■ WHAT IS EXPECTED: Read the lines below, and copy any that contain the string "sheet".

■ DATA FOR THIS TASK:
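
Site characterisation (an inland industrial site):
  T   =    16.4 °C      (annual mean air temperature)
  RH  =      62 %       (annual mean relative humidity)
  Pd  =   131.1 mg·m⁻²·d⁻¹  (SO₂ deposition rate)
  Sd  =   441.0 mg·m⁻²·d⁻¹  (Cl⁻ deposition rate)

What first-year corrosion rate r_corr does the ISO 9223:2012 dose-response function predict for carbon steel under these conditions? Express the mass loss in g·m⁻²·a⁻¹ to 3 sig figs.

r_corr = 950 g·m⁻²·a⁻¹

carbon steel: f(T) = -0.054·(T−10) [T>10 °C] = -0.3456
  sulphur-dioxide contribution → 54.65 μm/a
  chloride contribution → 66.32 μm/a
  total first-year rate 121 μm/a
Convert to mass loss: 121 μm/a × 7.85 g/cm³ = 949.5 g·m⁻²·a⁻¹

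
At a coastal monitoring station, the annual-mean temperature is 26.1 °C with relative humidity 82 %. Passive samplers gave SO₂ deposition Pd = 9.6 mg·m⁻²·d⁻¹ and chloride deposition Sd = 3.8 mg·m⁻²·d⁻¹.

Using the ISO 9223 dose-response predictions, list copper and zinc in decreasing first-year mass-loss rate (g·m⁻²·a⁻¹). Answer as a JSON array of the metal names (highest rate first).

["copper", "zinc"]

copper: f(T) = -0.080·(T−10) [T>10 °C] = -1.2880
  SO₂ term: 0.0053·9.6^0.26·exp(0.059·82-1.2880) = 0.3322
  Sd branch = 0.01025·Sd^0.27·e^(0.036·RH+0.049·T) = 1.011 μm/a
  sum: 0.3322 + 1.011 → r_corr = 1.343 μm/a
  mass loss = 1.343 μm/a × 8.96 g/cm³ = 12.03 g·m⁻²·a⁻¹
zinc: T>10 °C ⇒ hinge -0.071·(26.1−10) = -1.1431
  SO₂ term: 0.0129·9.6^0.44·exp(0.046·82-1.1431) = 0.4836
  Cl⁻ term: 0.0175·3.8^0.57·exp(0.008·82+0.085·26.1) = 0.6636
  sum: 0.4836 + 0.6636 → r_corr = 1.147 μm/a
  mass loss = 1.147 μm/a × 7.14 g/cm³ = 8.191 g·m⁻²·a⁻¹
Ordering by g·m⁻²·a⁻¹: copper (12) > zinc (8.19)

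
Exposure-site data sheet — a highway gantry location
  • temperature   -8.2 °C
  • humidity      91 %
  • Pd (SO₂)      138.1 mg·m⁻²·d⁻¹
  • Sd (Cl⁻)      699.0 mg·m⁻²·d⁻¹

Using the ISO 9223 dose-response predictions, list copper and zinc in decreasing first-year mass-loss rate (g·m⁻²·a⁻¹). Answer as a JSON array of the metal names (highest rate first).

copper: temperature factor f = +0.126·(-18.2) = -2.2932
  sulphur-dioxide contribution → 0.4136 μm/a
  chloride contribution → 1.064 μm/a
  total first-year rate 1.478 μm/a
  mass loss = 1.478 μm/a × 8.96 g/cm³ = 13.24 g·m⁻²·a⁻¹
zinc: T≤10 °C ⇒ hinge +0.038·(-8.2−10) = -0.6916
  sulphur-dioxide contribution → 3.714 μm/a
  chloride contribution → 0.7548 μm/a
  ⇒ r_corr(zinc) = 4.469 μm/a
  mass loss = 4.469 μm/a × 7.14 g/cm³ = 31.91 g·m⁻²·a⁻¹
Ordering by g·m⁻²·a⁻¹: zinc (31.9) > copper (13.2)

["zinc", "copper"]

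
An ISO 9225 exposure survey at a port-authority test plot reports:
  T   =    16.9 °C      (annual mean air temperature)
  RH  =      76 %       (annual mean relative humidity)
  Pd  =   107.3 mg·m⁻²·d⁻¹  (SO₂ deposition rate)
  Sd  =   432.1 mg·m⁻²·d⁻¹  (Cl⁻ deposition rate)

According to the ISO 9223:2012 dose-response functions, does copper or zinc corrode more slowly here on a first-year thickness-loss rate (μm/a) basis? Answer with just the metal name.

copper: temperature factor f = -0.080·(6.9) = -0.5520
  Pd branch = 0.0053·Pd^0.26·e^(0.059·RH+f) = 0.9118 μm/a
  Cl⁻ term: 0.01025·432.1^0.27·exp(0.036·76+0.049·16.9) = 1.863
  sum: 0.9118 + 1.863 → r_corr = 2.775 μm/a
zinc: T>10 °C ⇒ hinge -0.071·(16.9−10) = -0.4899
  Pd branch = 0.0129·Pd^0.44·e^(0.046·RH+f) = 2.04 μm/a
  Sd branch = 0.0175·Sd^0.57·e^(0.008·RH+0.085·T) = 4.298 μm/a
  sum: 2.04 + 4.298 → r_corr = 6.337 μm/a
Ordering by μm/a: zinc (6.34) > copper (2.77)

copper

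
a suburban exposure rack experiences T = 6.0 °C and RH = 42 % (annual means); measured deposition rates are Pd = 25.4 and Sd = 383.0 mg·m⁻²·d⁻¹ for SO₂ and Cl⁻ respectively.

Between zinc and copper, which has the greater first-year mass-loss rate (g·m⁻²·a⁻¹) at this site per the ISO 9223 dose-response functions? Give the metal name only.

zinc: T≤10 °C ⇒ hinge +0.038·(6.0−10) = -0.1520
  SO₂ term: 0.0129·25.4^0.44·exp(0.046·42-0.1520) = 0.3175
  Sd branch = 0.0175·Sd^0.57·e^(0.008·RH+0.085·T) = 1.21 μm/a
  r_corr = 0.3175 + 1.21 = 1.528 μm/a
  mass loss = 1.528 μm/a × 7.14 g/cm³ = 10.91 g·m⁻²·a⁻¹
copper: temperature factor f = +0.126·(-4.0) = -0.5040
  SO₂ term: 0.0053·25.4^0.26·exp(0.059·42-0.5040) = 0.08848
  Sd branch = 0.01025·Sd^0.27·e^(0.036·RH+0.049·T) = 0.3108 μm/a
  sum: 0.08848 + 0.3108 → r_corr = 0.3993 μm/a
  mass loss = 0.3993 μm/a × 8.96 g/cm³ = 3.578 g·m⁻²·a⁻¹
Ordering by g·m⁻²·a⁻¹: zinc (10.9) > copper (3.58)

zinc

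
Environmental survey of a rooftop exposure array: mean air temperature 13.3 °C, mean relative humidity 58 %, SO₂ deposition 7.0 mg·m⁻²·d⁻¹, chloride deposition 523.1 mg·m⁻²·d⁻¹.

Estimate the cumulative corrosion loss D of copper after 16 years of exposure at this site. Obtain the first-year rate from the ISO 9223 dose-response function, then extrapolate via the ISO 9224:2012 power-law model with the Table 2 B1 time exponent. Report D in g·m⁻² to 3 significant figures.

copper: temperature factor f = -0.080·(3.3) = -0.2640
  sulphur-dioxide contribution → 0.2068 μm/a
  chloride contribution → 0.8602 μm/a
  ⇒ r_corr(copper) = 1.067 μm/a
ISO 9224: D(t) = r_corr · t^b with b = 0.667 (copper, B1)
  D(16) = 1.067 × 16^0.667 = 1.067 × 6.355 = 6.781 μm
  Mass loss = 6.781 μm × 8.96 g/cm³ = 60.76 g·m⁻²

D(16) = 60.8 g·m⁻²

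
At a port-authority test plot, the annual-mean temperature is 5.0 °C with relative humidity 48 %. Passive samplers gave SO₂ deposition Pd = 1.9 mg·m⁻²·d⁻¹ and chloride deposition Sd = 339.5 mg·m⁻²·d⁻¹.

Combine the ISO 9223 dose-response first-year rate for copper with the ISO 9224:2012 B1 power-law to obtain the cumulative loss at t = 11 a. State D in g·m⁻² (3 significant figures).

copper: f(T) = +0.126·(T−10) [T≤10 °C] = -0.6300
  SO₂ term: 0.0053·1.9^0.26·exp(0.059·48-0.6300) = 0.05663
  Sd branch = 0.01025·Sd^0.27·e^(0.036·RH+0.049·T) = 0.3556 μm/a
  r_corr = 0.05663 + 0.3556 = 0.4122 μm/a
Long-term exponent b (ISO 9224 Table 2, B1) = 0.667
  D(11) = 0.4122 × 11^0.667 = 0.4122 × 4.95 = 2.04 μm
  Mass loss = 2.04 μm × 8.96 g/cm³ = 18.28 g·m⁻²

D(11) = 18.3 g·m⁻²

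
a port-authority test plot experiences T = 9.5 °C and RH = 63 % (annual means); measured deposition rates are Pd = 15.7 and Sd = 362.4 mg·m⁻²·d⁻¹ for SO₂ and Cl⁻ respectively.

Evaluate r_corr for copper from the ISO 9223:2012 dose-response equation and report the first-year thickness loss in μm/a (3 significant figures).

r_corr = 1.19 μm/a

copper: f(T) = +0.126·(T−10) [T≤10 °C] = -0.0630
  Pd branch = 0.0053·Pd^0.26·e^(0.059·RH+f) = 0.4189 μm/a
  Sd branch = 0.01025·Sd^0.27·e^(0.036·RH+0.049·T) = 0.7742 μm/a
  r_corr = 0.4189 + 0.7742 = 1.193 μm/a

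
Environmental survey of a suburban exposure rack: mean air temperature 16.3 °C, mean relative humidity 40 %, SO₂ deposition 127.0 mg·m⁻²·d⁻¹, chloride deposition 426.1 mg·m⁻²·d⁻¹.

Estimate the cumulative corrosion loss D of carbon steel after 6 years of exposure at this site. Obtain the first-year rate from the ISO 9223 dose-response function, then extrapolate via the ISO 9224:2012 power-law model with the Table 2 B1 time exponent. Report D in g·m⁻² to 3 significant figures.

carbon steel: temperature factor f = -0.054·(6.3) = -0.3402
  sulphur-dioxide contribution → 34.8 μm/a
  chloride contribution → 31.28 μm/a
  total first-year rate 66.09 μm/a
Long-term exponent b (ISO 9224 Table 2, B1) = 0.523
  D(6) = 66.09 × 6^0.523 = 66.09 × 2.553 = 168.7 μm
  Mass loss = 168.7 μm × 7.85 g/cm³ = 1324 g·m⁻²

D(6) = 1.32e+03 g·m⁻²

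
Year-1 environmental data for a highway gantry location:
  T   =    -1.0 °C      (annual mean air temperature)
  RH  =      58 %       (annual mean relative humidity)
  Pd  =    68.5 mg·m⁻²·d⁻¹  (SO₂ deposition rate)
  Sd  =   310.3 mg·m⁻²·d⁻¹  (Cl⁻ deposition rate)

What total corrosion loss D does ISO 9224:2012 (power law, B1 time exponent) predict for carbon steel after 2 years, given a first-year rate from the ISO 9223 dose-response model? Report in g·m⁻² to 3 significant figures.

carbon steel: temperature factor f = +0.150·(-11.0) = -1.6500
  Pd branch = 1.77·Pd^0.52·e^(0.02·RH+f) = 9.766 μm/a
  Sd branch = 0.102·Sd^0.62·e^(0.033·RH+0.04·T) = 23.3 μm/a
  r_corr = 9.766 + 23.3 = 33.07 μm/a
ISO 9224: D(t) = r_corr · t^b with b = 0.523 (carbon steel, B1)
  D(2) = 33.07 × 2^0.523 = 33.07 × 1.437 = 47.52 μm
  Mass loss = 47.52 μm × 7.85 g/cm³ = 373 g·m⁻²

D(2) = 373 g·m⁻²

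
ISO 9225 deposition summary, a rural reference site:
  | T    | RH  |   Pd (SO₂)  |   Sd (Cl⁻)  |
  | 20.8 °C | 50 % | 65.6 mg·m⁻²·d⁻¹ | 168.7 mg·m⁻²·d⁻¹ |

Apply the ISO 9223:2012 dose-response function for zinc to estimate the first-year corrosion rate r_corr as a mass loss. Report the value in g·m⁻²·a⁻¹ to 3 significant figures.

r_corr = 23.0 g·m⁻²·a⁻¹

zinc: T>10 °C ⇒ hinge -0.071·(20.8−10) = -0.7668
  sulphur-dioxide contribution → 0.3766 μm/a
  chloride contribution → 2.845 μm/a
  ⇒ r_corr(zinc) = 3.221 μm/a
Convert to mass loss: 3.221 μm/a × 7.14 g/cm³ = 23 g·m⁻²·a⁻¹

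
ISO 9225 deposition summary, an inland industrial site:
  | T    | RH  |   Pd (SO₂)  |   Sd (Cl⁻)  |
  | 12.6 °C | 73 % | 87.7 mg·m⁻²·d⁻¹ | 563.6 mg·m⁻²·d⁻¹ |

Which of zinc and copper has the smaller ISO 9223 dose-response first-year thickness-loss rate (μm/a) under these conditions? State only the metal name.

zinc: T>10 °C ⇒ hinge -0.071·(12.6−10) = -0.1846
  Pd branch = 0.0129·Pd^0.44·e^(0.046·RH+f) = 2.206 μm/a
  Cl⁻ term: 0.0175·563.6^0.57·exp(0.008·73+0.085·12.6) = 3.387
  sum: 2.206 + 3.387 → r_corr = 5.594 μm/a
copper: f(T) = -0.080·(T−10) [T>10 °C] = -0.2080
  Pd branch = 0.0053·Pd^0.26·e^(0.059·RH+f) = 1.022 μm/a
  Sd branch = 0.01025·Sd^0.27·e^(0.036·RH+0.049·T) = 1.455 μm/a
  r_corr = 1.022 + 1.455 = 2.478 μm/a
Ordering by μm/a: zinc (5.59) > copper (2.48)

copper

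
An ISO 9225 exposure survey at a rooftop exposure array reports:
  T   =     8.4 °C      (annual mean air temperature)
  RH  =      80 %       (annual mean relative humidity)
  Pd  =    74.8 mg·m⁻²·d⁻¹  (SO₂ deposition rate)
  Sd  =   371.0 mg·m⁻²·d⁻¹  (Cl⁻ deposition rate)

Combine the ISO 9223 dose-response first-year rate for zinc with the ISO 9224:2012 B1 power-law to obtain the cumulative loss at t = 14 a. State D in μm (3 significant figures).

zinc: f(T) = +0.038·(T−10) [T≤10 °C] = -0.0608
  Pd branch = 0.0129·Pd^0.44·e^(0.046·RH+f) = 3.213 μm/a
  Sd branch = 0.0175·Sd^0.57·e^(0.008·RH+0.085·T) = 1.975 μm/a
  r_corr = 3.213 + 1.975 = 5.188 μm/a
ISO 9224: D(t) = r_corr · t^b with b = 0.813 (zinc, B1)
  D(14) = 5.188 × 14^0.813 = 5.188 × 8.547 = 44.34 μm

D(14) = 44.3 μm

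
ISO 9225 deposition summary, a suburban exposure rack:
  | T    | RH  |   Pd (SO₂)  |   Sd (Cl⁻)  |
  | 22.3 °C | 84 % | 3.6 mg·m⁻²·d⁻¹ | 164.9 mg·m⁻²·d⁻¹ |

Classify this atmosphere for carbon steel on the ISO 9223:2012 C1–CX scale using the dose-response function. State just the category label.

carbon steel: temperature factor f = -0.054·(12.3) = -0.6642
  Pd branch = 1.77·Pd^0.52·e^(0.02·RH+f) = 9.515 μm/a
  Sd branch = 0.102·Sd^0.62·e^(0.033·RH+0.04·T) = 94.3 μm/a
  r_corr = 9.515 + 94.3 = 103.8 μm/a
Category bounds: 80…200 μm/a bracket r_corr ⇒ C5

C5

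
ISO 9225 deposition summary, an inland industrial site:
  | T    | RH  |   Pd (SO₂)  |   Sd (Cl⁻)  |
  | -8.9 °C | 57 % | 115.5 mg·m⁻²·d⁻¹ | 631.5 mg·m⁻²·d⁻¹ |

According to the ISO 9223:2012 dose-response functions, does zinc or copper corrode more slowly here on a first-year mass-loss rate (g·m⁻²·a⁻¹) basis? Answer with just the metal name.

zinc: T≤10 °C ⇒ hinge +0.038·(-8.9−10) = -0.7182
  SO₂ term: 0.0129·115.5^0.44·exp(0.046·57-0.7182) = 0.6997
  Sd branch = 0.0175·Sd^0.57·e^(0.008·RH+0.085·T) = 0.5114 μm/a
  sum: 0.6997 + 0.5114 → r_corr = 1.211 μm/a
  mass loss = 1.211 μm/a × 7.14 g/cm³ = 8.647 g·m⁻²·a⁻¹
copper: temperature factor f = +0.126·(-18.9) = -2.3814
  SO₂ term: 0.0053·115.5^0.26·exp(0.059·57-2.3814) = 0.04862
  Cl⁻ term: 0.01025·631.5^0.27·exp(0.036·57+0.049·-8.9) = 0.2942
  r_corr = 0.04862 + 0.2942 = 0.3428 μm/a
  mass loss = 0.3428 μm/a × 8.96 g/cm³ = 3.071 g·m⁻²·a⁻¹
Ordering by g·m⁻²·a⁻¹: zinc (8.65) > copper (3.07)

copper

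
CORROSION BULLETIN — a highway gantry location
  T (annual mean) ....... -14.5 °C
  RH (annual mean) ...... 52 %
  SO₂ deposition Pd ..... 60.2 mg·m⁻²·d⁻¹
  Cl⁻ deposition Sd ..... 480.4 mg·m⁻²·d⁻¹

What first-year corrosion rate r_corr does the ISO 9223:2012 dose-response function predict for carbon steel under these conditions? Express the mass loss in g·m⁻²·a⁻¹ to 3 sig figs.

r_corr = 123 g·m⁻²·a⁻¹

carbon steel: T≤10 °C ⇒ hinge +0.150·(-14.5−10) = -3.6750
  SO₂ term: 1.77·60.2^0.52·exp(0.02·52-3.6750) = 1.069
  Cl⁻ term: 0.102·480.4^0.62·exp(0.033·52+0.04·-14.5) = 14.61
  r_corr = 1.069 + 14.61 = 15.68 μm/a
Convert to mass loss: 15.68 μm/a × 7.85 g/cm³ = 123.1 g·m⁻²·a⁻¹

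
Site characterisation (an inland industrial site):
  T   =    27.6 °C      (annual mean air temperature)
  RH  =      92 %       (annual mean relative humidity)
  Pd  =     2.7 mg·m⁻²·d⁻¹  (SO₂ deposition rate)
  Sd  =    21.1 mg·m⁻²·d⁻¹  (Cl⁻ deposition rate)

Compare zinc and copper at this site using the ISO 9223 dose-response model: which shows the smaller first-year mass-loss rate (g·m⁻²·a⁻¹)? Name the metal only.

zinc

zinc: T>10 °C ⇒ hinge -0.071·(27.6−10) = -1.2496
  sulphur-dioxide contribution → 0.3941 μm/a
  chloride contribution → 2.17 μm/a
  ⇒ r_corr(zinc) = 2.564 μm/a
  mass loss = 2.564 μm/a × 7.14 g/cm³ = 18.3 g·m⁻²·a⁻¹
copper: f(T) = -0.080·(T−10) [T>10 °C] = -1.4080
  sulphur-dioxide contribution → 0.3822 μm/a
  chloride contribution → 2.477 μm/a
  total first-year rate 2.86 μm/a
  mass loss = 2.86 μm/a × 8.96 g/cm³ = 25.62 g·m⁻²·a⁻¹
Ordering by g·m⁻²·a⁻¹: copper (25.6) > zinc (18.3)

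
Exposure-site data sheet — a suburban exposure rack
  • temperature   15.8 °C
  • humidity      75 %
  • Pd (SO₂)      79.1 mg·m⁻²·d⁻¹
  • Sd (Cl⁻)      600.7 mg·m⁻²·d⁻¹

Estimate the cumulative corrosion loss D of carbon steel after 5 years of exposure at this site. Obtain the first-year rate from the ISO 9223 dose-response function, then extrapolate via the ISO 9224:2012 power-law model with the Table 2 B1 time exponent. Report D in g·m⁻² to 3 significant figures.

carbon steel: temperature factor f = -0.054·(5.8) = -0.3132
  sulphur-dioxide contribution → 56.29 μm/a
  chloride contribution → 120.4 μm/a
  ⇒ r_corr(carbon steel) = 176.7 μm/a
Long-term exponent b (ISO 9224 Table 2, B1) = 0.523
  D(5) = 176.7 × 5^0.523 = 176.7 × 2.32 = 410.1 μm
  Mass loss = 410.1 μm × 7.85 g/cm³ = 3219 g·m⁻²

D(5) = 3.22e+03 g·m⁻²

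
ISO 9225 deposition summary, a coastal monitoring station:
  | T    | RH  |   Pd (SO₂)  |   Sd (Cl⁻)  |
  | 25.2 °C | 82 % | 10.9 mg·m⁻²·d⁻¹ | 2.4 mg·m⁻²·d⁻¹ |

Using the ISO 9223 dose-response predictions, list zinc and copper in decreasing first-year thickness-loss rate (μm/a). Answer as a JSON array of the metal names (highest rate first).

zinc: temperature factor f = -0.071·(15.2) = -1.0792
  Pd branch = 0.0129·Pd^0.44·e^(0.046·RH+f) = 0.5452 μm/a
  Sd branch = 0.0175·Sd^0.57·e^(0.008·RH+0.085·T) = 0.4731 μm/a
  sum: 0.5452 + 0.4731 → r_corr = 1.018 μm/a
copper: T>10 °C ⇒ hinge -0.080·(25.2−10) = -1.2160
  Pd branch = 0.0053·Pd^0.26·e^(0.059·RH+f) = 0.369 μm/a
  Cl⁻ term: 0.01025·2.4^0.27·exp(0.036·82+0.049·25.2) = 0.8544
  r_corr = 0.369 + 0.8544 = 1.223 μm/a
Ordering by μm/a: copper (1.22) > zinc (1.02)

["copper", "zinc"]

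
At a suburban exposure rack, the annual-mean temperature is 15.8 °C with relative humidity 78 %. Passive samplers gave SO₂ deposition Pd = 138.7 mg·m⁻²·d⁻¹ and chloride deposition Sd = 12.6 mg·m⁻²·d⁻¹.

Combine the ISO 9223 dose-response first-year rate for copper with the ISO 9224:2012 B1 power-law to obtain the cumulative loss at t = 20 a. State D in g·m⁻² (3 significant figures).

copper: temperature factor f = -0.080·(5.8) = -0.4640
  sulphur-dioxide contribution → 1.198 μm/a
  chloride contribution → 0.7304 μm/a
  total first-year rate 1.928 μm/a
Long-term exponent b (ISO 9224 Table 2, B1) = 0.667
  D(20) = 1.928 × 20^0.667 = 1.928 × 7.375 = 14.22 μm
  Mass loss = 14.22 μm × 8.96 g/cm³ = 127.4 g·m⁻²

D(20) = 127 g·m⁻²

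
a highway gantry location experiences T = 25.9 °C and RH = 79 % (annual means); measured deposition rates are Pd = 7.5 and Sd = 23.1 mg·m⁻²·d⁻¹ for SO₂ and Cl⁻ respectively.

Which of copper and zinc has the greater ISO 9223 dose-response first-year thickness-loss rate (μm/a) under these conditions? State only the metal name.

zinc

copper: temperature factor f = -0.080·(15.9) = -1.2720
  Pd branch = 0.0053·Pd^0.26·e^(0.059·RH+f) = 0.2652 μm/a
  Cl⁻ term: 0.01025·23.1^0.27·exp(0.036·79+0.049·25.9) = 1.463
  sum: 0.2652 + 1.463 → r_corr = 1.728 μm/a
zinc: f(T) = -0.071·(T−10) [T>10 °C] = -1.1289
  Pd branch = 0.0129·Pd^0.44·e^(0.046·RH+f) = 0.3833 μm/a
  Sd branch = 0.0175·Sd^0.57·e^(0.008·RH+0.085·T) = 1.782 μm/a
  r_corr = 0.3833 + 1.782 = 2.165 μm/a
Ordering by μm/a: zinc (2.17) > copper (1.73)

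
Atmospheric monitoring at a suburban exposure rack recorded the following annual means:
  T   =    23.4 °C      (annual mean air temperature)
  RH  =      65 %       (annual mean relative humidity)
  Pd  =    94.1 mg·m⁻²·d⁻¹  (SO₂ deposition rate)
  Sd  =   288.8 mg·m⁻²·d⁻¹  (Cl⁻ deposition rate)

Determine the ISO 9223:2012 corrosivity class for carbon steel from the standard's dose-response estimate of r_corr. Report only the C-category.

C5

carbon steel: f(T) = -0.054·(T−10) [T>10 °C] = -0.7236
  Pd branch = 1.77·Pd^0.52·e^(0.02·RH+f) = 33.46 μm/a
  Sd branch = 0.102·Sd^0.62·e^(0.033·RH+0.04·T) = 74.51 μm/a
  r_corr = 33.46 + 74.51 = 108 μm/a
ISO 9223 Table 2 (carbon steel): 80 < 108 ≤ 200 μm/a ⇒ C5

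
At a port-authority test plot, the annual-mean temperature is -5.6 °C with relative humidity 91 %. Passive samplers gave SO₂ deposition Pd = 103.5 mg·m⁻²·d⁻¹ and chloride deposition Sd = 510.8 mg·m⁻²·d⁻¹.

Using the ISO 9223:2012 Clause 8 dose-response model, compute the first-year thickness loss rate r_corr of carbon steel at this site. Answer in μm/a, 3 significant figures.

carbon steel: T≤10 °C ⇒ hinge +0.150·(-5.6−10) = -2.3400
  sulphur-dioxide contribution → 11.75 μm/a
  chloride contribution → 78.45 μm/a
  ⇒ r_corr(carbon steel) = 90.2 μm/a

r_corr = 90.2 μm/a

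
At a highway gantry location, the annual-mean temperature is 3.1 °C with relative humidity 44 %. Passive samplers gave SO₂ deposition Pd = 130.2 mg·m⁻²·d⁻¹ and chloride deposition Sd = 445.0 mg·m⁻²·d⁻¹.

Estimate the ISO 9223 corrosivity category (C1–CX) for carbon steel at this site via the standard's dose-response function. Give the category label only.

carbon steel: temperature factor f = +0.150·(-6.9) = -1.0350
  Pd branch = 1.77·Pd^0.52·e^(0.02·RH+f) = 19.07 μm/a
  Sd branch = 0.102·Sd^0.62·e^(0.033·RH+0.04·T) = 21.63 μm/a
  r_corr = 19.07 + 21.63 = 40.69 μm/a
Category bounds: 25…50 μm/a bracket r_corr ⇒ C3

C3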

■ EXERCISE OUTPUT:
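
Exposure-site data sheet — a highway gantry location
Exposure-site data sheet — a suburban exposure rack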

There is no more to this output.